(Record extracts Opens)

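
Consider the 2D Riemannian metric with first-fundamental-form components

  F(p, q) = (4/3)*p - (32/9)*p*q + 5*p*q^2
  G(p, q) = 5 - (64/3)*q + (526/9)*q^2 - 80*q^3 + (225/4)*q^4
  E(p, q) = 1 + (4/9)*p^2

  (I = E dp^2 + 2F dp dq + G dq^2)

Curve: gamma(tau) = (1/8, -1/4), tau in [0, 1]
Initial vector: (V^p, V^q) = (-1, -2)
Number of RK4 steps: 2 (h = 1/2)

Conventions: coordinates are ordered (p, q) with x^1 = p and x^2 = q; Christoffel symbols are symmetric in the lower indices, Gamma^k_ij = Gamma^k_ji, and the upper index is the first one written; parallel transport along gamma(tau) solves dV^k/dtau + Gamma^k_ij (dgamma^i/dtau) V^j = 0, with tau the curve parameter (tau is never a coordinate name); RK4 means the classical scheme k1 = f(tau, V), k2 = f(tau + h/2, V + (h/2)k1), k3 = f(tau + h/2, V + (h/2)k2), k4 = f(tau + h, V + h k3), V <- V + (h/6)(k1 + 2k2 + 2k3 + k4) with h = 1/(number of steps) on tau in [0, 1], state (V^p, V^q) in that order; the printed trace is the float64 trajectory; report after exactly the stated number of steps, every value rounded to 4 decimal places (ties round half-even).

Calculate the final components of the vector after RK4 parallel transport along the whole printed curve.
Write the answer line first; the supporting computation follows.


Answer: V^p = -1.0000, V^q = -2.0000

gamma'(tau) = (0, 0); f(tau, V)^k = -Gamma^k_ij(gamma(tau)) gamma'^i(tau) V^j; h = 1/2; intermediate values shown to 6 dp
curve data and Christoffel symbols at the stage parameters:
  tau = 0.000000: gamma = (0.125000, -0.250000), gamma' = (0.000000, 0.000000); Gamma_ppp = 0.003593, Gamma_ppq = 0.000000, Gamma_pqq = -0.048953, Gamma_qpp = 0.163924, Gamma_qpq = 0.000000, Gamma_qqq = -2.233465
  tau = 0.250000: gamma = (0.125000, -0.250000), gamma' = (0.000000, 0.000000); Gamma_ppp = 0.003593, Gamma_ppq = 0.000000, Gamma_pqq = -0.048953, Gamma_qpp = 0.163924, Gamma_qpq = 0.000000, Gamma_qqq = -2.233465
  tau = 0.500000: gamma = (0.125000, -0.250000), gamma' = (0.000000, 0.000000); Gamma_ppp = 0.003593, Gamma_ppq = 0.000000, Gamma_pqq = -0.048953, Gamma_qpp = 0.163924, Gamma_qpq = 0.000000, Gamma_qqq = -2.233465
  tau = 0.750000: gamma = (0.125000, -0.250000), gamma' = (0.000000, 0.000000); Gamma_ppp = 0.003593, Gamma_ppq = 0.000000, Gamma_pqq = -0.048953, Gamma_qpp = 0.163924, Gamma_qpq = 0.000000, Gamma_qqq = -2.233465
  tau = 1.000000: gamma = (0.125000, -0.250000), gamma' = (0.000000, 0.000000); Gamma_ppp = 0.003593, Gamma_ppq = 0.000000, Gamma_pqq = -0.048953, Gamma_qpp = 0.163924, Gamma_qpq = 0.000000, Gamma_qqq = -2.233465
step 0: V^p = -1.0000, V^q = -2.0000
step 1: k1 = (0.000000, 0.000000), k2 = (0.000000, 0.000000), k3 = (0.000000, 0.000000), k4 = (0.000000, 0.000000); V <- V + (h/6)(k1 + 2k2 + 2k3 + k4): V^p = -1.0000, V^q = -2.0000
step 2: k1 = (0.000000, 0.000000), k2 = (0.000000, 0.000000), k3 = (0.000000, 0.000000), k4 = (0.000000, 0.000000); V <- V + (h/6)(k1 + 2k2 + 2k3 + k4): V^p = -1.0000, V^q = -2.0000


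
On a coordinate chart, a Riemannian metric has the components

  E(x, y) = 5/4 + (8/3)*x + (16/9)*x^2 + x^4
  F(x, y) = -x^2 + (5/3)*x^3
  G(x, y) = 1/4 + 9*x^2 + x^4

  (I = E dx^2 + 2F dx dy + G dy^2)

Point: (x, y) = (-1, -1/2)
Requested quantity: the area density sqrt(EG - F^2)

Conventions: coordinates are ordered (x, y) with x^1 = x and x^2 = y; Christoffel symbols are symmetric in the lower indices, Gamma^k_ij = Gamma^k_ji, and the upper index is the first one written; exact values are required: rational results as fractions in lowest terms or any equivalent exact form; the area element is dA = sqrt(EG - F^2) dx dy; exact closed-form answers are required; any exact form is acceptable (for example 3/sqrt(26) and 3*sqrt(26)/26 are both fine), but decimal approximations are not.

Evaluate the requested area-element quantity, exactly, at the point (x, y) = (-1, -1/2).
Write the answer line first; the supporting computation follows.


Answer: sqrt(EG - F^2) = sqrt(985)/12

E = 49/36, F = -8/3, G = 41/4; EG - F^2 = 985/144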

(Record extracts Closes)

• [Directions for this task]:
Taking the entries above, print exactly the lines starting at the line with "On a coordinate" and ending at the line with "Requested quantity: the", both included.

• [Solution for this task]:
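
On a coordinate chart, a Riemannian metric has the components

  E(x, y) = 5/4 + (8/3)*x + (16/9)*x^2 + x^4
  F(x, y) = -x^2 + (5/3)*x^3
  G(x, y) = 1/4 + 9*x^2 + x^4

  (I = E dx^2 + 2F dx dy + G dy^2)

Point: (x, y) = (-1, -1/2)
Requested quantity: the area density sqrt(EG - F^2)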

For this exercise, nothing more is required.